Print out every line of the listing below without alteration.
Start of Block
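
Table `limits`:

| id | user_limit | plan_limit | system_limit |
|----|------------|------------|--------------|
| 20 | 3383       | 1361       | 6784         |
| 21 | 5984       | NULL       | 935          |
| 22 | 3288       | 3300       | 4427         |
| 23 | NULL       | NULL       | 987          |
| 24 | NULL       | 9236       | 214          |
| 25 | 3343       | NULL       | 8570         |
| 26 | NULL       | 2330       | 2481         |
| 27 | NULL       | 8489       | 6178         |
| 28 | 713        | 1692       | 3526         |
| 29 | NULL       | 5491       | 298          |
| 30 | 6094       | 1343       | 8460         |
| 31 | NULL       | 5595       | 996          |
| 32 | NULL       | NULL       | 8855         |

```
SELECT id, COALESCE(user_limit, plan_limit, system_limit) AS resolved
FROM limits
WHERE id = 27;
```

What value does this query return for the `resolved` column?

id = 27: user_limit=NULL, plan_limit=8489, system_limit=6178.
user_limit=NULL, plan_limit=8489 → 8489

8489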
End of Block
◆ **Solution**:
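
Table `limits`:

| id | user_limit | plan_limit | system_limit |
|----|------------|------------|--------------|
| 20 | 3383       | 1361       | 6784         |
| 21 | 5984       | NULL       | 935          |
| 22 | 3288       | 3300       | 4427         |
| 23 | NULL       | NULL       | 987          |
| 24 | NULL       | 9236       | 214          |
| 25 | 3343       | NULL       | 8570         |
| 26 | NULL       | 2330       | 2481         |
| 27 | NULL       | 8489       | 6178         |
| 28 | 713        | 1692       | 3526         |
| 29 | NULL       | 5491       | 298          |
| 30 | 6094       | 1343       | 8460         |
| 31 | NULL       | 5595       | 996          |
| 32 | NULL       | NULL       | 8855         |

```
SELECT id, COALESCE(user_limit, plan_limit, system_limit) AS resolved
FROM limits
WHERE id = 27;
```

What value does this query return for the `resolved` column?

id = 27: user_limit=NULL, plan_limit=8489, system_limit=6178.
user_limit=NULL, plan_limit=8489 → 8489

8489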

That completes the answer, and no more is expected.